====== PROVIDED MATERIAL

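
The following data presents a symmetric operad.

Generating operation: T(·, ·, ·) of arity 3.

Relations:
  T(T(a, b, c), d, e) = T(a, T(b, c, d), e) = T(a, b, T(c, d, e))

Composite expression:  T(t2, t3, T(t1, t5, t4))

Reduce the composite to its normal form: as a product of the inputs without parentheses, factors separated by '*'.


t2 * t3 * t1 * t5 * t4

The T-tree's shape is irrelevant; the t-reading-order decides.
T(t1, t5, t4) collapses to t1 * t5 * t4
T(t2, t3, T(t1, t5, t4)) collapses to t2 * t3 * t1 * t5 * t4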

============

PROBLEM DETAILS —
Everything from the line containing "Reduce the composite" through the last line above should be copied exactly, please, with nothing added.

REPLY TO THE TASK —
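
Reduce the composite to its normal form: as a product of the inputs without parentheses, factors separated by '*'.


t2 * t3 * t1 * t5 * t4

The T-tree's shape is irrelevant; the t-reading-order decides.
T(t1, t5, t4) collapses to t1 * t5 * t4
T(t2, t3, T(t1, t5, t4)) collapses to t2 * t3 * t1 * t5 * t4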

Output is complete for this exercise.